> [Your task]
The whole listing, repeated exactly, is what this task asks for.
*** Recorded information ***
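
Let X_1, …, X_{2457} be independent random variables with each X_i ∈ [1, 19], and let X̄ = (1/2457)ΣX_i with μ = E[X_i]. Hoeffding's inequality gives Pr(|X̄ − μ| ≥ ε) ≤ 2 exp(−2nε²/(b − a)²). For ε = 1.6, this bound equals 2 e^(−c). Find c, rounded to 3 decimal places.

38.827

c = 2nε²/(b − a)² = 2·2457·1.6² / 18² = 38.8267.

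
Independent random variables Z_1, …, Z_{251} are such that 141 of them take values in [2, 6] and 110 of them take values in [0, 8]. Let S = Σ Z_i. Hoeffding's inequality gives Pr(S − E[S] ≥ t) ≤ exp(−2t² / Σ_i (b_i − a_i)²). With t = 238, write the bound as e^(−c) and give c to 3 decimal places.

12.187

Σ(b_i − a_i)² = 141·4² + 110·8² = 9296.
c = 2t² / 9296 = 2·238² / 9296 = 12.1867.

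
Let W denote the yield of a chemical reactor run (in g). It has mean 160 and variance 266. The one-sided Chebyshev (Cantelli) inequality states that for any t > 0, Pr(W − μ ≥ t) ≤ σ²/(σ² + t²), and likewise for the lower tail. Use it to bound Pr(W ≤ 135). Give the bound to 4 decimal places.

0.2985

Here σ² = 266 and t = 25, so σ² + t² = 891.
Cantelli's bound: 266/891 = 0.2985.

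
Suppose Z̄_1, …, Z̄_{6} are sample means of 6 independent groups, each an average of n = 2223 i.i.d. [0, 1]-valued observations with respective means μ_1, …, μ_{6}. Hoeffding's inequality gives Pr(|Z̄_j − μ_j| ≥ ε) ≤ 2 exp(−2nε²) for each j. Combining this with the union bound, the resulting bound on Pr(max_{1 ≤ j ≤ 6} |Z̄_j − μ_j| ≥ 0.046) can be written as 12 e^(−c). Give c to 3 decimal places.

Union bound over the 6 events: Pr(max_{1 ≤ j ≤ 6} |Z̄_j − μ_j| ≥ 0.046) ≤ 6·2·exp(−2nε²) = 12 exp(−2·2223·0.046²).
So c = 2·2223·0.046² = 9.4077.

9.408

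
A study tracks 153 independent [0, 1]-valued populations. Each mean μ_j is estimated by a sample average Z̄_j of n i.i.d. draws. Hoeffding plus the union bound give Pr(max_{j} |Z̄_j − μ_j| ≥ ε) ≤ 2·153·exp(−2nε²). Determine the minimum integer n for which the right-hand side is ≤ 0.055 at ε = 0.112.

Need 2·153·exp(−2nε²) ≤ 0.055, i.e. exp(−2nε²) ≤ 0.055/306.
So 2nε² ≥ ln(306/0.055) = 8.624007.
Hence n ≥ 8.624007/(2·0.112²) = 343.750.
The smallest integer n is 344.

344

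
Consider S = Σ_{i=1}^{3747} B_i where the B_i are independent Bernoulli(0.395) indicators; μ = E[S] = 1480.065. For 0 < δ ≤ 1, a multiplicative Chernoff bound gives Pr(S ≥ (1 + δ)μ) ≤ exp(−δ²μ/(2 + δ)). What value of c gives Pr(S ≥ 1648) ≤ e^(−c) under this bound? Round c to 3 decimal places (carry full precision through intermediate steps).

Write 1648 = (1 + δ)μ, so δ = 1648/1480.065 − 1 = 0.1134646…
Then the exponent is δ²μ/(2 + δ) = (1648 − μ)² / (μ·(2 + δ)) = 9.015850.

9.016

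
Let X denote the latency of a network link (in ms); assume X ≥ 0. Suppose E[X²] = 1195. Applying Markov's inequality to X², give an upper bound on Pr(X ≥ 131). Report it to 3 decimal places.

0.070

Since X ≥ 0, the event {X ≥ 131} is the same as {X² ≥ 17161}.
Markov's inequality applied to X² gives Pr(X² ≥ 17161) ≤ E[X²]/17161 = 1195/17161 = 0.0696.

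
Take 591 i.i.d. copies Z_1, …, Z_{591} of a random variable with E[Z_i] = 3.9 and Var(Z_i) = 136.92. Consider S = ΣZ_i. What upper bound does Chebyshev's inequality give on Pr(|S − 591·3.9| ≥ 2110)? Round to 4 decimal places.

0.0182

Var(S) = n·Var(Z_i) = 591·136.92 = 80919.72.
Chebyshev: Pr(|S − 591·3.9| ≥ 2110) ≤ Var(S)/2110² = 80919.72/4452100 = 0.0182.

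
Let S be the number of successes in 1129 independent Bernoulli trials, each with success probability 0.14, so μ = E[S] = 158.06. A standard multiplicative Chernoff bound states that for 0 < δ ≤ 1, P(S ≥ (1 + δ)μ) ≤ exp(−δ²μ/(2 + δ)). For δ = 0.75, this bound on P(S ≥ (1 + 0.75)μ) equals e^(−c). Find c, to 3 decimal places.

32.330

c = δ²μ/(2 + δ) = 0.75²·158.06/(2 + 0.75) = 32.3305.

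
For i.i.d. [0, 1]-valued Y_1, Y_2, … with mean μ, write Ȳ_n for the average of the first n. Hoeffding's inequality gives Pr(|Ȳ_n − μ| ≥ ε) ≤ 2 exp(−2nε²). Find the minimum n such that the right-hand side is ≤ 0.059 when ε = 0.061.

Require 2·exp(−2nε²) ≤ 0.059, i.e. 2nε² ≥ ln(2/0.059) = 3.523365.
So n ≥ 3.523365 / (2·0.061²) = 473.443.
The smallest integer n is 474.

474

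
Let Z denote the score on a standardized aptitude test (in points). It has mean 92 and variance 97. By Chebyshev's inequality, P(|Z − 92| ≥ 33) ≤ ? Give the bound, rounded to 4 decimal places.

Chebyshev: P(|Z − μ| ≥ t) ≤ Var(Z)/t².
Bound = 97 / 1089 = 0.0891.

0.0891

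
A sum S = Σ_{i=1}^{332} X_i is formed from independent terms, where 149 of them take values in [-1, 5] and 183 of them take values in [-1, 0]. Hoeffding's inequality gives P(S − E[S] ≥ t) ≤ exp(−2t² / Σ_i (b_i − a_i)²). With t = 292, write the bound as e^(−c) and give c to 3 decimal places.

30.742

Σ(b_i − a_i)² = 149·6² + 183·1² = 5547.
c = 2t² / 5547 = 2·292² / 5547 = 30.7424.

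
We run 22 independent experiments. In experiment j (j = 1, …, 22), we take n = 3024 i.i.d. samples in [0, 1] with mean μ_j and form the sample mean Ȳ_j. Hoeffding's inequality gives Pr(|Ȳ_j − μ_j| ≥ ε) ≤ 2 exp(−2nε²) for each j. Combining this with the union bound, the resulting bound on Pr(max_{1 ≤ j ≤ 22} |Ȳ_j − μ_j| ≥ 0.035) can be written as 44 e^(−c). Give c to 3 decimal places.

Union bound over the 22 events: Pr(max_{1 ≤ j ≤ 22} |Ȳ_j − μ_j| ≥ 0.035) ≤ 22·2·exp(−2nε²) = 44 exp(−2·3024·0.035²).
So c = 2·3024·0.035² = 7.4088.

7.409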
*** End of Recorded information ***
> [Task response]
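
Let X_1, …, X_{2457} be independent random variables with each X_i ∈ [1, 19], and let X̄ = (1/2457)ΣX_i with μ = E[X_i]. Hoeffding's inequality gives Pr(|X̄ − μ| ≥ ε) ≤ 2 exp(−2nε²/(b − a)²). For ε = 1.6, this bound equals 2 e^(−c). Find c, rounded to 3 decimal places.

38.827

c = 2nε²/(b − a)² = 2·2457·1.6² / 18² = 38.8267.

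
Independent random variables Z_1, …, Z_{251} are such that 141 of them take values in [2, 6] and 110 of them take values in [0, 8]. Let S = Σ Z_i. Hoeffding's inequality gives Pr(S − E[S] ≥ t) ≤ exp(−2t² / Σ_i (b_i − a_i)²). With t = 238, write the bound as e^(−c) and give c to 3 decimal places.

12.187

Σ(b_i − a_i)² = 141·4² + 110·8² = 9296.
c = 2t² / 9296 = 2·238² / 9296 = 12.1867.

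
Let W denote the yield of a chemical reactor run (in g). It has mean 160 and variance 266. The one-sided Chebyshev (Cantelli) inequality states that for any t > 0, Pr(W − μ ≥ t) ≤ σ²/(σ² + t²), and likewise for the lower tail. Use it to bound Pr(W ≤ 135). Give the bound to 4 decimal places.

0.2985

Here σ² = 266 and t = 25, so σ² + t² = 891.
Cantelli's bound: 266/891 = 0.2985.

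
Suppose Z̄_1, …, Z̄_{6} are sample means of 6 independent groups, each an average of n = 2223 i.i.d. [0, 1]-valued observations with respective means μ_1, …, μ_{6}. Hoeffding's inequality gives Pr(|Z̄_j − μ_j| ≥ ε) ≤ 2 exp(−2nε²) for each j. Combining this with the union bound, the resulting bound on Pr(max_{1 ≤ j ≤ 6} |Z̄_j − μ_j| ≥ 0.046) can be written as 12 e^(−c). Give c to 3 decimal places.

Union bound over the 6 events: Pr(max_{1 ≤ j ≤ 6} |Z̄_j − μ_j| ≥ 0.046) ≤ 6·2·exp(−2nε²) = 12 exp(−2·2223·0.046²).
So c = 2·2223·0.046² = 9.4077.

9.408

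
A study tracks 153 independent [0, 1]-valued populations. Each mean μ_j is estimated by a sample average Z̄_j of n i.i.d. draws. Hoeffding plus the union bound give Pr(max_{j} |Z̄_j − μ_j| ≥ ε) ≤ 2·153·exp(−2nε²). Determine the minimum integer n for which the right-hand side is ≤ 0.055 at ε = 0.112.

Need 2·153·exp(−2nε²) ≤ 0.055, i.e. exp(−2nε²) ≤ 0.055/306.
So 2nε² ≥ ln(306/0.055) = 8.624007.
Hence n ≥ 8.624007/(2·0.112²) = 343.750.
The smallest integer n is 344.

344

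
Consider S = Σ_{i=1}^{3747} B_i where the B_i are independent Bernoulli(0.395) indicators; μ = E[S] = 1480.065. For 0 < δ ≤ 1, a multiplicative Chernoff bound gives Pr(S ≥ (1 + δ)μ) ≤ exp(−δ²μ/(2 + δ)). What value of c gives Pr(S ≥ 1648) ≤ e^(−c) under this bound? Round c to 3 decimal places (carry full precision through intermediate steps).

Write 1648 = (1 + δ)μ, so δ = 1648/1480.065 − 1 = 0.1134646…
Then the exponent is δ²μ/(2 + δ) = (1648 − μ)² / (μ·(2 + δ)) = 9.015850.

9.016

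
Let X denote the latency of a network link (in ms); assume X ≥ 0. Suppose E[X²] = 1195. Applying Markov's inequality to X², give an upper bound on Pr(X ≥ 131). Report it to 3 decimal places.

0.070

Since X ≥ 0, the event {X ≥ 131} is the same as {X² ≥ 17161}.
Markov's inequality applied to X² gives Pr(X² ≥ 17161) ≤ E[X²]/17161 = 1195/17161 = 0.0696.

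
Take 591 i.i.d. copies Z_1, …, Z_{591} of a random variable with E[Z_i] = 3.9 and Var(Z_i) = 136.92. Consider S = ΣZ_i. What upper bound does Chebyshev's inequality give on Pr(|S − 591·3.9| ≥ 2110)? Round to 4 decimal places.

0.0182

Var(S) = n·Var(Z_i) = 591·136.92 = 80919.72.
Chebyshev: Pr(|S − 591·3.9| ≥ 2110) ≤ Var(S)/2110² = 80919.72/4452100 = 0.0182.

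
Let S be the number of successes in 1129 independent Bernoulli trials, each with success probability 0.14, so μ = E[S] = 158.06. A standard multiplicative Chernoff bound states that for 0 < δ ≤ 1, P(S ≥ (1 + δ)μ) ≤ exp(−δ²μ/(2 + δ)). For δ = 0.75, this bound on P(S ≥ (1 + 0.75)μ) equals e^(−c). Find c, to 3 decimal places.

32.330

c = δ²μ/(2 + δ) = 0.75²·158.06/(2 + 0.75) = 32.3305.

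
For i.i.d. [0, 1]-valued Y_1, Y_2, … with mean μ, write Ȳ_n for the average of the first n. Hoeffding's inequality gives Pr(|Ȳ_n − μ| ≥ ε) ≤ 2 exp(−2nε²). Find the minimum n such that the right-hand side is ≤ 0.059 when ε = 0.061.

Require 2·exp(−2nε²) ≤ 0.059, i.e. 2nε² ≥ ln(2/0.059) = 3.523365.
So n ≥ 3.523365 / (2·0.061²) = 473.443.
The smallest integer n is 474.

474

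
Let Z denote the score on a standardized aptitude test (in points). It has mean 92 and variance 97. By Chebyshev's inequality, P(|Z − 92| ≥ 33) ≤ ? Give the bound, rounded to 4 decimal places.

Chebyshev: P(|Z − μ| ≥ t) ≤ Var(Z)/t².
Bound = 97 / 1089 = 0.0891.

0.0891

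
A sum S = Σ_{i=1}^{332} X_i is formed from independent terms, where 149 of them take values in [-1, 5] and 183 of them take values in [-1, 0]. Hoeffding's inequality gives P(S − E[S] ≥ t) ≤ exp(−2t² / Σ_i (b_i − a_i)²). With t = 292, write the bound as e^(−c) and give c to 3 decimal places.

30.742

Σ(b_i − a_i)² = 149·6² + 183·1² = 5547.
c = 2t² / 5547 = 2·292² / 5547 = 30.7424.

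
We run 22 independent experiments. In experiment j (j = 1, …, 22), we take n = 3024 i.i.d. samples in [0, 1] with mean μ_j and form the sample mean Ȳ_j. Hoeffding's inequality gives Pr(|Ȳ_j − μ_j| ≥ ε) ≤ 2 exp(−2nε²) for each j. Combining this with the union bound, the resulting bound on Pr(max_{1 ≤ j ≤ 22} |Ȳ_j − μ_j| ≥ 0.035) can be written as 44 e^(−c). Give c to 3 decimal places.

Union bound over the 22 events: Pr(max_{1 ≤ j ≤ 22} |Ȳ_j − μ_j| ≥ 0.035) ≤ 22·2·exp(−2nε²) = 44 exp(−2·3024·0.035²).
So c = 2·3024·0.035² = 7.4088.

7.409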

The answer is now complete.